- [PROBLEM TO SOLVE]
Copy the records below without altering a single word.
**** MATERIAL SHOWN
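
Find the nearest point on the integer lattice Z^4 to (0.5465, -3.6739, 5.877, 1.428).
(1, -4, 6, 1)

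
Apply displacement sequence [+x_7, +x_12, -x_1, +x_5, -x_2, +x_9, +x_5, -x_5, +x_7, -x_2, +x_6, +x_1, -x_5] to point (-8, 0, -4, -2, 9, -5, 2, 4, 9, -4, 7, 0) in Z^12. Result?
(-8, -2, -4, -2, 9, -4, 4, 4, 10, -4, 7, 1)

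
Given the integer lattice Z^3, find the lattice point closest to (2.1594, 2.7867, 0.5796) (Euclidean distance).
(2, 3, 1)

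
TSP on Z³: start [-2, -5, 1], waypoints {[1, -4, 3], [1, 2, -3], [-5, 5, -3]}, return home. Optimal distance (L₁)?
44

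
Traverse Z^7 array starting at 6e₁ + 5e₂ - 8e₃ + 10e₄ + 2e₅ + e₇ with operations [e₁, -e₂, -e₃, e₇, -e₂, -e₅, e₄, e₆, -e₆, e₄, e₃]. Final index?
(7, 3, -8, 12, 1, 0, 2)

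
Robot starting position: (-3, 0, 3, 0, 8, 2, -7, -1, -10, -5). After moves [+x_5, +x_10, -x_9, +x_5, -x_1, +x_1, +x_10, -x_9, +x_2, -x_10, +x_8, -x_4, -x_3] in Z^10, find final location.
(-3, 1, 2, -1, 10, 2, -7, 0, -12, -4)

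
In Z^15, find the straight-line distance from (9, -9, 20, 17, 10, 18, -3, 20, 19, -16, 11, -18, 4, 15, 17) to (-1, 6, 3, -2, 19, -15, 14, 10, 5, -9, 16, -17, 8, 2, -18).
64.923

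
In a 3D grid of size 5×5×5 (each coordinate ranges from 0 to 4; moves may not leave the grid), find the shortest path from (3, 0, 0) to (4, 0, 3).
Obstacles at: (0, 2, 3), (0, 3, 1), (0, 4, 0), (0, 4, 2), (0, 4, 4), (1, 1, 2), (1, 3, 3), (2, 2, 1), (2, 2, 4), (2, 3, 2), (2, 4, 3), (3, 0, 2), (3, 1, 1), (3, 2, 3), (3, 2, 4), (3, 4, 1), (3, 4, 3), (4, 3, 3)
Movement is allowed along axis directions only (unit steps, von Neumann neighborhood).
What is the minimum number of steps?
4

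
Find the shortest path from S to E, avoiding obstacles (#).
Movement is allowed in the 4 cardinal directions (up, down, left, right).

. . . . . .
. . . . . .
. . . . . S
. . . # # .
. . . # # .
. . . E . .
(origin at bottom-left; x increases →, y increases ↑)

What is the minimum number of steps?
5
(one shortest path: (5, 3) → (5, 2) → (5, 1) → (5, 0) → (4, 0) → (3, 0))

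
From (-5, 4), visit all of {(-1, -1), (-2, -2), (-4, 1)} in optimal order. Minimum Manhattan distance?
11
(one optimal route: (-5, 4) → (-4, 1) → (-1, -1) → (-2, -2))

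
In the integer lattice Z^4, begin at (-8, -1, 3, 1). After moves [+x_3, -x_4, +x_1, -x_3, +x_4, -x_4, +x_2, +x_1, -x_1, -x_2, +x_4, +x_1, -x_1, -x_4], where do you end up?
(-7, -1, 3, 0)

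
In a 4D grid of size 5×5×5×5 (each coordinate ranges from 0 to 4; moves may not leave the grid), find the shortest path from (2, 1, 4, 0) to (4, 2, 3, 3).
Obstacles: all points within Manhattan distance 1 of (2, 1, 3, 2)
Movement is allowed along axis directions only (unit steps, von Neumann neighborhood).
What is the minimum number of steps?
7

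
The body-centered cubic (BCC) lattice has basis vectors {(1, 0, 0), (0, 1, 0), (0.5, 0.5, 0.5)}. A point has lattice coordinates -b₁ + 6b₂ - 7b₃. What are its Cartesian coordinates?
(-4.5, 2.5, -3.5)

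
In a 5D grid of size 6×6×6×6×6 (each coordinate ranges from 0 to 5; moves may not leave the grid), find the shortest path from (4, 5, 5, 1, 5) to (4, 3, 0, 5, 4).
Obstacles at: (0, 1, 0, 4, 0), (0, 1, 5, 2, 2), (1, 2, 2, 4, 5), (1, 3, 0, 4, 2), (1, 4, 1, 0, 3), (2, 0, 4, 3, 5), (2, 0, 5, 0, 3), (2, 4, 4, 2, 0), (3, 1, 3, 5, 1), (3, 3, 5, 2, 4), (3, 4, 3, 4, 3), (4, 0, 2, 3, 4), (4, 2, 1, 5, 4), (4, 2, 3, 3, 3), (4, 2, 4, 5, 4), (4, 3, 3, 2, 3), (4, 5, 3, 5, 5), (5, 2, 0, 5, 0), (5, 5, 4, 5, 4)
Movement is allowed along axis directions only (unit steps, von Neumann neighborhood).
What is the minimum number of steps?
12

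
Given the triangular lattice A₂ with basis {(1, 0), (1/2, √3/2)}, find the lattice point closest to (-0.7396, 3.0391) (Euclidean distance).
(-1, 3.464)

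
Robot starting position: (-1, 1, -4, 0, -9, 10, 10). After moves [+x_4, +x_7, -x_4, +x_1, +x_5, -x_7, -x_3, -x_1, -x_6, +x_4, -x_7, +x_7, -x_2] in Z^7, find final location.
(-1, 0, -5, 1, -8, 9, 10)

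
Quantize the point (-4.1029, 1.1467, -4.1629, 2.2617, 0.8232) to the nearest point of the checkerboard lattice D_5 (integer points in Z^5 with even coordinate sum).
(-4, 1, -4, 2, 1)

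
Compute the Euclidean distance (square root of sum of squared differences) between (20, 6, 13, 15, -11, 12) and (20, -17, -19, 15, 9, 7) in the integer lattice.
44.4747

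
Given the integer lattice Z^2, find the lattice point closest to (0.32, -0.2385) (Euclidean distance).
(0, 0)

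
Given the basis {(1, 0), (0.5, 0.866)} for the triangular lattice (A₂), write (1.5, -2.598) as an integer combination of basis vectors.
3b₁ - 3b₂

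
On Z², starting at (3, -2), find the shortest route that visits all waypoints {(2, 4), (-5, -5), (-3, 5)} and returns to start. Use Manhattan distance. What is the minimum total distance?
36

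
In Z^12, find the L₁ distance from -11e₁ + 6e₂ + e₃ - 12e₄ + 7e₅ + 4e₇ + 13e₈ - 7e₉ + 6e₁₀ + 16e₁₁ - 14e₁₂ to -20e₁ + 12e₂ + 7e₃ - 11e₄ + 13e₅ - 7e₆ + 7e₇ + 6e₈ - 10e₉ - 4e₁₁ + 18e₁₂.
106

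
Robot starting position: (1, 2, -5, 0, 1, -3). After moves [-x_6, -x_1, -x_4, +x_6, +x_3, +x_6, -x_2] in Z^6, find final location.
(0, 1, -4, -1, 1, -2)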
********
- [RESULT FOR THIS EXERCISE]
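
Find the nearest point on the integer lattice Z^4 to (0.5465, -3.6739, 5.877, 1.428).
(1, -4, 6, 1)

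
Apply displacement sequence [+x_7, +x_12, -x_1, +x_5, -x_2, +x_9, +x_5, -x_5, +x_7, -x_2, +x_6, +x_1, -x_5] to point (-8, 0, -4, -2, 9, -5, 2, 4, 9, -4, 7, 0) in Z^12. Result?
(-8, -2, -4, -2, 9, -4, 4, 4, 10, -4, 7, 1)

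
Given the integer lattice Z^3, find the lattice point closest to (2.1594, 2.7867, 0.5796) (Euclidean distance).
(2, 3, 1)

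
TSP on Z³: start [-2, -5, 1], waypoints {[1, -4, 3], [1, 2, -3], [-5, 5, -3]}, return home. Optimal distance (L₁)?
44

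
Traverse Z^7 array starting at 6e₁ + 5e₂ - 8e₃ + 10e₄ + 2e₅ + e₇ with operations [e₁, -e₂, -e₃, e₇, -e₂, -e₅, e₄, e₆, -e₆, e₄, e₃]. Final index?
(7, 3, -8, 12, 1, 0, 2)

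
Robot starting position: (-3, 0, 3, 0, 8, 2, -7, -1, -10, -5). After moves [+x_5, +x_10, -x_9, +x_5, -x_1, +x_1, +x_10, -x_9, +x_2, -x_10, +x_8, -x_4, -x_3] in Z^10, find final location.
(-3, 1, 2, -1, 10, 2, -7, 0, -12, -4)

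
In Z^15, find the straight-line distance from (9, -9, 20, 17, 10, 18, -3, 20, 19, -16, 11, -18, 4, 15, 17) to (-1, 6, 3, -2, 19, -15, 14, 10, 5, -9, 16, -17, 8, 2, -18).
64.923

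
In a 3D grid of size 5×5×5 (each coordinate ranges from 0 to 4; moves may not leave the grid), find the shortest path from (3, 0, 0) to (4, 0, 3).
Obstacles at: (0, 2, 3), (0, 3, 1), (0, 4, 0), (0, 4, 2), (0, 4, 4), (1, 1, 2), (1, 3, 3), (2, 2, 1), (2, 2, 4), (2, 3, 2), (2, 4, 3), (3, 0, 2), (3, 1, 1), (3, 2, 3), (3, 2, 4), (3, 4, 1), (3, 4, 3), (4, 3, 3)
Movement is allowed along axis directions only (unit steps, von Neumann neighborhood).
What is the minimum number of steps?
4

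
Find the shortest path from S to E, avoiding obstacles (#).
Movement is allowed in the 4 cardinal directions (up, down, left, right).

. . . . . .
. . . . . .
. . . . . S
. . . # # .
. . . # # .
. . . E . .
(origin at bottom-left; x increases →, y increases ↑)

What is the minimum number of steps?
5
(one shortest path: (5, 3) → (5, 2) → (5, 1) → (5, 0) → (4, 0) → (3, 0))

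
From (-5, 4), visit all of {(-1, -1), (-2, -2), (-4, 1)} in optimal order. Minimum Manhattan distance?
11
(one optimal route: (-5, 4) → (-4, 1) → (-1, -1) → (-2, -2))

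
In the integer lattice Z^4, begin at (-8, -1, 3, 1). After moves [+x_3, -x_4, +x_1, -x_3, +x_4, -x_4, +x_2, +x_1, -x_1, -x_2, +x_4, +x_1, -x_1, -x_4], where do you end up?
(-7, -1, 3, 0)

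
In a 4D grid of size 5×5×5×5 (each coordinate ranges from 0 to 4; moves may not leave the grid), find the shortest path from (2, 1, 4, 0) to (4, 2, 3, 3).
Obstacles: all points within Manhattan distance 1 of (2, 1, 3, 2)
Movement is allowed along axis directions only (unit steps, von Neumann neighborhood).
What is the minimum number of steps?
7

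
The body-centered cubic (BCC) lattice has basis vectors {(1, 0, 0), (0, 1, 0), (0.5, 0.5, 0.5)}. A point has lattice coordinates -b₁ + 6b₂ - 7b₃. What are its Cartesian coordinates?
(-4.5, 2.5, -3.5)

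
In a 5D grid of size 6×6×6×6×6 (each coordinate ranges from 0 to 5; moves may not leave the grid), find the shortest path from (4, 5, 5, 1, 5) to (4, 3, 0, 5, 4).
Obstacles at: (0, 1, 0, 4, 0), (0, 1, 5, 2, 2), (1, 2, 2, 4, 5), (1, 3, 0, 4, 2), (1, 4, 1, 0, 3), (2, 0, 4, 3, 5), (2, 0, 5, 0, 3), (2, 4, 4, 2, 0), (3, 1, 3, 5, 1), (3, 3, 5, 2, 4), (3, 4, 3, 4, 3), (4, 0, 2, 3, 4), (4, 2, 1, 5, 4), (4, 2, 3, 3, 3), (4, 2, 4, 5, 4), (4, 3, 3, 2, 3), (4, 5, 3, 5, 5), (5, 2, 0, 5, 0), (5, 5, 4, 5, 4)
Movement is allowed along axis directions only (unit steps, von Neumann neighborhood).
What is the minimum number of steps?
12

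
Given the triangular lattice A₂ with basis {(1, 0), (1/2, √3/2)}, find the lattice point closest to (-0.7396, 3.0391) (Euclidean distance).
(-1, 3.464)

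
Robot starting position: (-1, 1, -4, 0, -9, 10, 10). After moves [+x_4, +x_7, -x_4, +x_1, +x_5, -x_7, -x_3, -x_1, -x_6, +x_4, -x_7, +x_7, -x_2] in Z^7, find final location.
(-1, 0, -5, 1, -8, 9, 10)

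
Quantize the point (-4.1029, 1.1467, -4.1629, 2.2617, 0.8232) to the nearest point of the checkerboard lattice D_5 (integer points in Z^5 with even coordinate sum).
(-4, 1, -4, 2, 1)

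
Compute the Euclidean distance (square root of sum of squared differences) between (20, 6, 13, 15, -11, 12) and (20, -17, -19, 15, 9, 7) in the integer lattice.
44.4747

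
Given the integer lattice Z^2, find the lattice point closest to (0.32, -0.2385) (Euclidean distance).
(0, 0)

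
Given the basis {(1, 0), (0.5, 0.866)} for the triangular lattice (A₂), write (1.5, -2.598) as an integer combination of basis vectors.
3b₁ - 3b₂

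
On Z², starting at (3, -2), find the shortest route that visits all waypoints {(2, 4), (-5, -5), (-3, 5)} and returns to start. Use Manhattan distance. What is the minimum total distance?
36

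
In Z^12, find the L₁ distance from -11e₁ + 6e₂ + e₃ - 12e₄ + 7e₅ + 4e₇ + 13e₈ - 7e₉ + 6e₁₀ + 16e₁₁ - 14e₁₂ to -20e₁ + 12e₂ + 7e₃ - 11e₄ + 13e₅ - 7e₆ + 7e₇ + 6e₈ - 10e₉ - 4e₁₁ + 18e₁₂.
106

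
Robot starting position: (1, 2, -5, 0, 1, -3). After moves [-x_6, -x_1, -x_4, +x_6, +x_3, +x_6, -x_2] in Z^6, find final location.
(0, 1, -4, -1, 1, -2)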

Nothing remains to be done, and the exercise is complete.